Write out all of the entries exactly, please.

━━ PROVIDED RECORDS ━━

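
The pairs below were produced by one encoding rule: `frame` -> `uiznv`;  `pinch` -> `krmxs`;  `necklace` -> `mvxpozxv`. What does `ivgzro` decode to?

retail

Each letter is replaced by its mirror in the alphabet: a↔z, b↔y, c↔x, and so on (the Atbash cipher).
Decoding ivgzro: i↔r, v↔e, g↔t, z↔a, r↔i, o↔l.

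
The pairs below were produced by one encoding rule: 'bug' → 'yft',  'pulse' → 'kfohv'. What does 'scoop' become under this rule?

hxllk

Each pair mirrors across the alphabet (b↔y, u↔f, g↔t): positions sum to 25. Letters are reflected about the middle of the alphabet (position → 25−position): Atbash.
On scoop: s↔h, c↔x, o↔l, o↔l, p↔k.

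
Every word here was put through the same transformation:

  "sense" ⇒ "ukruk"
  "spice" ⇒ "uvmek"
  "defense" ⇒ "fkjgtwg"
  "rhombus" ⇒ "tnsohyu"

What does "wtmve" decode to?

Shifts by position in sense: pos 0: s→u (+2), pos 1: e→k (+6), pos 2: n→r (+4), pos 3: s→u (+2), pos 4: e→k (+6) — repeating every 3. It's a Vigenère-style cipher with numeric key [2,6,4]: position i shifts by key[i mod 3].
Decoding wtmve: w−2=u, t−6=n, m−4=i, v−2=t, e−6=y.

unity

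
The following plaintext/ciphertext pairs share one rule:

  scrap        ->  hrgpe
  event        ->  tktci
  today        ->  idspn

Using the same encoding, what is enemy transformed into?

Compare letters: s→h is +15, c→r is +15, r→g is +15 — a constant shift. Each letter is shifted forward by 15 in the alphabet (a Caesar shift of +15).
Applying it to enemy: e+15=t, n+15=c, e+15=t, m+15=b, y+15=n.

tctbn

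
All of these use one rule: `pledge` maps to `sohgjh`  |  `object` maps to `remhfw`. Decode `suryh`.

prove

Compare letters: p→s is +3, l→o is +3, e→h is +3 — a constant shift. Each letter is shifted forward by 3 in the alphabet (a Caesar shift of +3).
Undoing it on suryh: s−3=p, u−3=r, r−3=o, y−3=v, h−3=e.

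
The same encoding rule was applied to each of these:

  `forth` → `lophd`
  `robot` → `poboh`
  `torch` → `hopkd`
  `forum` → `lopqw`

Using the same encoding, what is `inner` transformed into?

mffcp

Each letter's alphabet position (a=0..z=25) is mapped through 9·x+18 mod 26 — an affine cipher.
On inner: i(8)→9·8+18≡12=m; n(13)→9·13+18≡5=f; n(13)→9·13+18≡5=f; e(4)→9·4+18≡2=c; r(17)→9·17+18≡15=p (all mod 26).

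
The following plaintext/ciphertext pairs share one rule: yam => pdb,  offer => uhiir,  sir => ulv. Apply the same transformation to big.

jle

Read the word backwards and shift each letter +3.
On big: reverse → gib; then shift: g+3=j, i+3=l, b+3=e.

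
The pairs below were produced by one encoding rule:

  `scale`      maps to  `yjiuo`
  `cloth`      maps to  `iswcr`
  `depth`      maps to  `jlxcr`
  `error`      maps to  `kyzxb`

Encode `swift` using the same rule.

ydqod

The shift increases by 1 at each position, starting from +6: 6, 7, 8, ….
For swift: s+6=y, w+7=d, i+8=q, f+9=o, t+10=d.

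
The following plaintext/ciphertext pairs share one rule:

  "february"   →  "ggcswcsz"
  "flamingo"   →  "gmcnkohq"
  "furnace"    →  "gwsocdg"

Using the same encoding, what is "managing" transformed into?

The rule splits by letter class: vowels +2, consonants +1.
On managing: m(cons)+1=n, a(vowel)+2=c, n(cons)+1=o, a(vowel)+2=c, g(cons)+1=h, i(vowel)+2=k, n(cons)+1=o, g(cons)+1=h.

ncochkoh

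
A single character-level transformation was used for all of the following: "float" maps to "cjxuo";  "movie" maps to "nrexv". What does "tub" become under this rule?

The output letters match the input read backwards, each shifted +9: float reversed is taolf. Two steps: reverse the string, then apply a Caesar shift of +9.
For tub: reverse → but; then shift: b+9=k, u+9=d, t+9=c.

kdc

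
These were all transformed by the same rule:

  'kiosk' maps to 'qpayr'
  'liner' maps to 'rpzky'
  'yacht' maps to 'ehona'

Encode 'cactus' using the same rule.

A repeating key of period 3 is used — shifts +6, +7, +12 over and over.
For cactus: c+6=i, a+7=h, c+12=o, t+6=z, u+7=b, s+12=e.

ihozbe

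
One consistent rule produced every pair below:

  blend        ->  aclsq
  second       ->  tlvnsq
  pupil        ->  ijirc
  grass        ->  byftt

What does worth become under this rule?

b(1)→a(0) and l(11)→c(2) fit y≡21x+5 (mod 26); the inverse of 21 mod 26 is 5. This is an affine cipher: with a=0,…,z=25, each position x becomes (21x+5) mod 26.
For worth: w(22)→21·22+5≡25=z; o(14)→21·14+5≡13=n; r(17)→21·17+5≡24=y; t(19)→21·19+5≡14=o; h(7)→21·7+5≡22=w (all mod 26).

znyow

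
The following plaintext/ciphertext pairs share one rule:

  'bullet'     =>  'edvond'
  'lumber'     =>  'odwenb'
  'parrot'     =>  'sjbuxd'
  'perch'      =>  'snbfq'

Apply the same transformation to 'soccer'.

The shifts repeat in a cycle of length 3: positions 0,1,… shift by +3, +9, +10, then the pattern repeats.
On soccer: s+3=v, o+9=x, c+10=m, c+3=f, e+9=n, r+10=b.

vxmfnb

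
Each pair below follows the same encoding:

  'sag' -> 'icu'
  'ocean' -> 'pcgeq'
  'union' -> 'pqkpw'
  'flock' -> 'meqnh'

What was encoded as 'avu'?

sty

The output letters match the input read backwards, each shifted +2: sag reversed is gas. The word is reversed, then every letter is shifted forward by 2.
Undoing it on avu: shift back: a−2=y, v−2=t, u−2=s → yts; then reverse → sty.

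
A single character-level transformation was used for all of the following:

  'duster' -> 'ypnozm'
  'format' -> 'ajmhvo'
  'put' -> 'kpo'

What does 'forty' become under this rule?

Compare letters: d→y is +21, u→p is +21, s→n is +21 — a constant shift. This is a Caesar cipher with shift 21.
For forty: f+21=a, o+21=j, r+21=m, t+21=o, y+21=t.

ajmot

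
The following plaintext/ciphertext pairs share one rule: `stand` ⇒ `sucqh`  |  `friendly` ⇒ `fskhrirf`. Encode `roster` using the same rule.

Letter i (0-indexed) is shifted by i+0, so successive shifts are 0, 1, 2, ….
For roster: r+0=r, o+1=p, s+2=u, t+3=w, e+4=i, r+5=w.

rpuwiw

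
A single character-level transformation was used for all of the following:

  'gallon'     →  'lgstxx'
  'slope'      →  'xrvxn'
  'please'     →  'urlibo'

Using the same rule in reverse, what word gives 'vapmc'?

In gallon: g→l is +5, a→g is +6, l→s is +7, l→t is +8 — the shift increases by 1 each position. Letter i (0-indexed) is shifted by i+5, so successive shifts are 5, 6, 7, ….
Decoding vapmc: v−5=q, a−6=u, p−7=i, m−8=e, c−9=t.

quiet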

━━━

| SOLVED EXERCISE |
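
The pairs below were produced by one encoding rule: `frame` -> `uiznv`;  `pinch` -> `krmxs`;  `necklace` -> `mvxpozxv`. What does `ivgzro` decode to?

retail

Each letter is replaced by its mirror in the alphabet: a↔z, b↔y, c↔x, and so on (the Atbash cipher).
Decoding ivgzro: i↔r, v↔e, g↔t, z↔a, r↔i, o↔l.

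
The pairs below were produced by one encoding rule: 'bug' → 'yft',  'pulse' → 'kfohv'. What does 'scoop' become under this rule?

hxllk

Each pair mirrors across the alphabet (b↔y, u↔f, g↔t): positions sum to 25. Letters are reflected about the middle of the alphabet (position → 25−position): Atbash.
On scoop: s↔h, c↔x, o↔l, o↔l, p↔k.

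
Every word here was put through the same transformation:

  "sense" ⇒ "ukruk"
  "spice" ⇒ "uvmek"
  "defense" ⇒ "fkjgtwg"
  "rhombus" ⇒ "tnsohyu"

What does "wtmve" decode to?

Shifts by position in sense: pos 0: s→u (+2), pos 1: e→k (+6), pos 2: n→r (+4), pos 3: s→u (+2), pos 4: e→k (+6) — repeating every 3. It's a Vigenère-style cipher with numeric key [2,6,4]: position i shifts by key[i mod 3].
Decoding wtmve: w−2=u, t−6=n, m−4=i, v−2=t, e−6=y.

unity

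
The following plaintext/ciphertext pairs share one rule:

  scrap        ->  hrgpe
  event        ->  tktci
  today        ->  idspn

Using the same encoding, what is enemy transformed into?

Compare letters: s→h is +15, c→r is +15, r→g is +15 — a constant shift. Each letter is shifted forward by 15 in the alphabet (a Caesar shift of +15).
Applying it to enemy: e+15=t, n+15=c, e+15=t, m+15=b, y+15=n.

tctbn

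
All of these use one rule: `pledge` maps to `sohgjh`  |  `object` maps to `remhfw`. Decode `suryh`.

prove

Compare letters: p→s is +3, l→o is +3, e→h is +3 — a constant shift. Each letter is shifted forward by 3 in the alphabet (a Caesar shift of +3).
Undoing it on suryh: s−3=p, u−3=r, r−3=o, y−3=v, h−3=e.

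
The same encoding rule was applied to each of these:

  `forth` → `lophd`
  `robot` → `poboh`
  `torch` → `hopkd`
  `forum` → `lopqw`

Using the same encoding, what is `inner` transformed into?

mffcp

Each letter's alphabet position (a=0..z=25) is mapped through 9·x+18 mod 26 — an affine cipher.
On inner: i(8)→9·8+18≡12=m; n(13)→9·13+18≡5=f; n(13)→9·13+18≡5=f; e(4)→9·4+18≡2=c; r(17)→9·17+18≡15=p (all mod 26).

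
The following plaintext/ciphertext pairs share one rule: yam => pdb,  offer => uhiir,  sir => ulv. Apply the same transformation to big.

jle

Read the word backwards and shift each letter +3.
On big: reverse → gib; then shift: g+3=j, i+3=l, b+3=e.

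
The pairs below were produced by one encoding rule:

  `scale`      maps to  `yjiuo`
  `cloth`      maps to  `iswcr`
  `depth`      maps to  `jlxcr`
  `error`      maps to  `kyzxb`

Encode `swift` using the same rule.

ydqod

The shift increases by 1 at each position, starting from +6: 6, 7, 8, ….
For swift: s+6=y, w+7=d, i+8=q, f+9=o, t+10=d.

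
The following plaintext/ciphertext pairs share one rule:

  "february"   →  "ggcswcsz"
  "flamingo"   →  "gmcnkohq"
  "furnace"    →  "gwsocdg"

Using the same encoding, what is "managing" transformed into?

The rule splits by letter class: vowels +2, consonants +1.
On managing: m(cons)+1=n, a(vowel)+2=c, n(cons)+1=o, a(vowel)+2=c, g(cons)+1=h, i(vowel)+2=k, n(cons)+1=o, g(cons)+1=h.

ncochkoh

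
A single character-level transformation was used for all of the following: "float" maps to "cjxuo";  "movie" maps to "nrexv". What does "tub" become under this rule?

The output letters match the input read backwards, each shifted +9: float reversed is taolf. Two steps: reverse the string, then apply a Caesar shift of +9.
For tub: reverse → but; then shift: b+9=k, u+9=d, t+9=c.

kdc

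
These were all transformed by the same rule:

  'kiosk' maps to 'qpayr'
  'liner' maps to 'rpzky'
  'yacht' maps to 'ehona'

Encode 'cactus' using the same rule.

A repeating key of period 3 is used — shifts +6, +7, +12 over and over.
For cactus: c+6=i, a+7=h, c+12=o, t+6=z, u+7=b, s+12=e.

ihozbe

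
One consistent rule produced every pair below:

  blend        ->  aclsq
  second       ->  tlvnsq
  pupil        ->  ijirc
  grass        ->  byftt

What does worth become under this rule?

b(1)→a(0) and l(11)→c(2) fit y≡21x+5 (mod 26); the inverse of 21 mod 26 is 5. This is an affine cipher: with a=0,…,z=25, each position x becomes (21x+5) mod 26.
For worth: w(22)→21·22+5≡25=z; o(14)→21·14+5≡13=n; r(17)→21·17+5≡24=y; t(19)→21·19+5≡14=o; h(7)→21·7+5≡22=w (all mod 26).

znyow

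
The following plaintext/ciphertext pairs share one rule:

  'bullet'     =>  'edvond'
  'lumber'     =>  'odwenb'
  'parrot'     =>  'sjbuxd'
  'perch'      =>  'snbfq'

Apply the same transformation to 'soccer'.

The shifts repeat in a cycle of length 3: positions 0,1,… shift by +3, +9, +10, then the pattern repeats.
On soccer: s+3=v, o+9=x, c+10=m, c+3=f, e+9=n, r+10=b.

vxmfnb

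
Each pair below follows the same encoding:

  'sag' -> 'icu'
  'ocean' -> 'pcgeq'
  'union' -> 'pqkpw'
  'flock' -> 'meqnh'

What was encoded as 'avu'?

sty

The output letters match the input read backwards, each shifted +2: sag reversed is gas. The word is reversed, then every letter is shifted forward by 2.
Undoing it on avu: shift back: a−2=y, v−2=t, u−2=s → yts; then reverse → sty.

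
A single character-level transformation was used for all of the following:

  'duster' -> 'ypnozm'
  'format' -> 'ajmhvo'
  'put' -> 'kpo'

What does 'forty' become under this rule?

Compare letters: d→y is +21, u→p is +21, s→n is +21 — a constant shift. This is a Caesar cipher with shift 21.
For forty: f+21=a, o+21=j, r+21=m, t+21=o, y+21=t.

ajmot

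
The following plaintext/ciphertext pairs share one rule: `stand` ⇒ `sucqh`  |  `friendly` ⇒ `fskhrirf`. Encode `roster` using the same rule.

Letter i (0-indexed) is shifted by i+0, so successive shifts are 0, 1, 2, ….
For roster: r+0=r, o+1=p, s+2=u, t+3=w, e+4=i, r+5=w.

rpuwiw

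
A single character-level transformation was used for all of the following:

  'gallon'     →  'lgstxx'
  'slope'      →  'xrvxn'
  'please'     →  'urlibo'

Using the same rule in reverse, what word gives 'vapmc'?

In gallon: g→l is +5, a→g is +6, l→s is +7, l→t is +8 — the shift increases by 1 each position. Letter i (0-indexed) is shifted by i+5, so successive shifts are 5, 6, 7, ….
Decoding vapmc: v−5=q, a−6=u, p−7=i, m−8=e, c−9=t.

quiet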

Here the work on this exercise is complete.